▶ **EXERCISE PROMPT**
Locate the word "filter" in the entries below, then gather every line that holds it.

Dataset entries
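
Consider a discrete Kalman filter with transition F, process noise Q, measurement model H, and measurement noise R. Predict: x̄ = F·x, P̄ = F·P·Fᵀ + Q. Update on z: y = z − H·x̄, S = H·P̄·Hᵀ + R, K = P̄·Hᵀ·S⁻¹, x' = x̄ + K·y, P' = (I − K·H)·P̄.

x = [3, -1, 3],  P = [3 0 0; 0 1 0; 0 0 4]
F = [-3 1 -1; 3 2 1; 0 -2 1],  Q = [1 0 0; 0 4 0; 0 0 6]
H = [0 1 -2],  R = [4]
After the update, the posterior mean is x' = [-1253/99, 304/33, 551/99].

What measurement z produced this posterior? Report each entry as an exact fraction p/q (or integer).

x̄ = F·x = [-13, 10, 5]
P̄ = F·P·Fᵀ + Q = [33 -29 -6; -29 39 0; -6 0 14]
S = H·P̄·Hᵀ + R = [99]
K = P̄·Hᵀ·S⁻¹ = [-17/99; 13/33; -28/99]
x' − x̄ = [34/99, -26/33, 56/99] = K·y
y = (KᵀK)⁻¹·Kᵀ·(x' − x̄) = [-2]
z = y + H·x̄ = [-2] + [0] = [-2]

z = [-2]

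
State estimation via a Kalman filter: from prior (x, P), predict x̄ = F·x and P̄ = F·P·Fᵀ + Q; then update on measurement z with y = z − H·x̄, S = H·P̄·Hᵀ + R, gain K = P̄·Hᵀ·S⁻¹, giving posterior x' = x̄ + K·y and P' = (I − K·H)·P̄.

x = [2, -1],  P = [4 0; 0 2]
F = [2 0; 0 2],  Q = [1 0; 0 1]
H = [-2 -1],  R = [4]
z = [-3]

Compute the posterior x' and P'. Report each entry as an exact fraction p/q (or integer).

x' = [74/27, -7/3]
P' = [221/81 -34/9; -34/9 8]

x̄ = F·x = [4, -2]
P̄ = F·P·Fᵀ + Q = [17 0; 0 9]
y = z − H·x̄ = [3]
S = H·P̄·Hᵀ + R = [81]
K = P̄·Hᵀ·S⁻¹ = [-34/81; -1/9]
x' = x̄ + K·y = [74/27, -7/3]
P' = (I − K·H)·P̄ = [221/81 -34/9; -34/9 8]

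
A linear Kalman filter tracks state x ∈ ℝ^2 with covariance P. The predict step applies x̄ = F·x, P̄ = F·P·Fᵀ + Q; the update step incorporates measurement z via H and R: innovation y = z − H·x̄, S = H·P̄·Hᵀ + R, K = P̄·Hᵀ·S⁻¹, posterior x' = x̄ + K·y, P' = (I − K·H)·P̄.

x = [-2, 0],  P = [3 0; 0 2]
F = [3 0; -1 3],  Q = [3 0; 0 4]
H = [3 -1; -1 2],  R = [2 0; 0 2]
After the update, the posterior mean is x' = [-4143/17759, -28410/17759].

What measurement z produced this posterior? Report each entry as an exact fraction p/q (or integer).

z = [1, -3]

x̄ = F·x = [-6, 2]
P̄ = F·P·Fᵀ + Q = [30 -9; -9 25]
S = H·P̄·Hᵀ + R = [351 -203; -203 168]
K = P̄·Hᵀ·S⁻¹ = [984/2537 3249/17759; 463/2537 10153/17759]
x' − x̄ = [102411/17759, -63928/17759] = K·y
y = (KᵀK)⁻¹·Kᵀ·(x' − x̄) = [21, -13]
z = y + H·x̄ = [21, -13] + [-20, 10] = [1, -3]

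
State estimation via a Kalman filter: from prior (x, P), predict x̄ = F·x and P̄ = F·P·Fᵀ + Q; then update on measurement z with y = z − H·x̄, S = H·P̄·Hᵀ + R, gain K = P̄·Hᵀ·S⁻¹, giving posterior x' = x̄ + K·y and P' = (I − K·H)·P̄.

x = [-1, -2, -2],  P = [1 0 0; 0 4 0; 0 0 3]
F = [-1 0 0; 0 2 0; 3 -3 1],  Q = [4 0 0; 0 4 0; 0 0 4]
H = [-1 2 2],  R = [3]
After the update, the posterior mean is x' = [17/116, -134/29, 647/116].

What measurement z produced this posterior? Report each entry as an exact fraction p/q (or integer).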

▶ **ANSWER FOR THIS EXERCISE**
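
Consider a discrete Kalman filter with transition F, process noise Q, measurement model H, and measurement noise R. Predict: x̄ = F·x, P̄ = F·P·Fᵀ + Q. Update on z: y = z − H·x̄, S = H·P̄·Hᵀ + R, K = P̄·Hᵀ·S⁻¹, x' = x̄ + K·y, P' = (I − K·H)·P̄.
State estimation via a Kalman filter: from prior (x, P), predict x̄ = F·x and P̄ = F·P·Fᵀ + Q; then update on measurement z with y = z − H·x̄, S = H·P̄·Hᵀ + R, gain K = P̄·Hᵀ·S⁻¹, giving posterior x' = x̄ + K·y and P' = (I − K·H)·P̄.
A linear Kalman filter tracks state x ∈ ℝ^2 with covariance P. The predict step applies x̄ = F·x, P̄ = F·P·Fᵀ + Q; the update step incorporates measurement z via H and R: innovation y = z − H·x̄, S = H·P̄·Hᵀ + R, K = P̄·Hᵀ·S⁻¹, posterior x' = x̄ + K·y, P' = (I − K·H)·P̄.
State estimation via a Kalman filter: from prior (x, P), predict x̄ = F·x and P̄ = F·P·Fᵀ + Q; then update on measurement z with y = z − H·x̄, S = H·P̄·Hᵀ + R, gain K = P̄·Hᵀ·S⁻¹, giving posterior x' = x̄ + K·y and P' = (I − K·H)·P̄.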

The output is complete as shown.